§ The data
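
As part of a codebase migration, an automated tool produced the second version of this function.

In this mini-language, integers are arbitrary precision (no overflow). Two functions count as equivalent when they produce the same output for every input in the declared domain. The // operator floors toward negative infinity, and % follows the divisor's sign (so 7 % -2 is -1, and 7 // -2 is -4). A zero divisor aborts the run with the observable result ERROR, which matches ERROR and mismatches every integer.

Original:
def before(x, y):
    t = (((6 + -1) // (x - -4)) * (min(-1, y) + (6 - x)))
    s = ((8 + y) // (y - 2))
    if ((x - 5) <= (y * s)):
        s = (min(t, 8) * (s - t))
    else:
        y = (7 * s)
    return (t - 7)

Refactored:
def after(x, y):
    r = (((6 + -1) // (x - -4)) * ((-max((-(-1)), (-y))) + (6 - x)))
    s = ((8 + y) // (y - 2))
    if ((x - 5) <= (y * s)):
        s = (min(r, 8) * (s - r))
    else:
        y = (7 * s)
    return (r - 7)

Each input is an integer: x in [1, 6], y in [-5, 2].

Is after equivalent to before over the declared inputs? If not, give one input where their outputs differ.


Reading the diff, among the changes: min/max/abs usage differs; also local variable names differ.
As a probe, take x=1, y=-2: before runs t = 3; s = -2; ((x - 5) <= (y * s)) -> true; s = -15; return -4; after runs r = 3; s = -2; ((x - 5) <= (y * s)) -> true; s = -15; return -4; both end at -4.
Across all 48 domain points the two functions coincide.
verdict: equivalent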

§ Exercise goal
Copy the entries above exactly, leaving none out.

§ Answer for the task
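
As part of a codebase migration, an automated tool produced the second version of this function.

In this mini-language, integers are arbitrary precision (no overflow). Two functions count as equivalent when they produce the same output for every input in the declared domain. The // operator floors toward negative infinity, and % follows the divisor's sign (so 7 % -2 is -1, and 7 // -2 is -4). A zero divisor aborts the run with the observable result ERROR, which matches ERROR and mismatches every integer.

Original:
def before(x, y):
    t = (((6 + -1) // (x - -4)) * (min(-1, y) + (6 - x)))
    s = ((8 + y) // (y - 2))
    if ((x - 5) <= (y * s)):
        s = (min(t, 8) * (s - t))
    else:
        y = (7 * s)
    return (t - 7)

Refactored:
def after(x, y):
    r = (((6 + -1) // (x - -4)) * ((-max((-(-1)), (-y))) + (6 - x)))
    s = ((8 + y) // (y - 2))
    if ((x - 5) <= (y * s)):
        s = (min(r, 8) * (s - r))
    else:
        y = (7 * s)
    return (r - 7)

Each input is an integer: x in [1, 6], y in [-5, 2].

Is after equivalent to before over the declared inputs? If not, give one input where their outputs differ.


Reading the diff, among the changes: min/max/abs usage differs; also local variable names differ.
As a probe, take x=1, y=-2: before runs t = 3; s = -2; ((x - 5) <= (y * s)) -> true; s = -15; return -4; after runs r = 3; s = -2; ((x - 5) <= (y * s)) -> true; s = -15; return -4; both end at -4.
Across all 48 domain points the two functions coincide.
verdict: equivalent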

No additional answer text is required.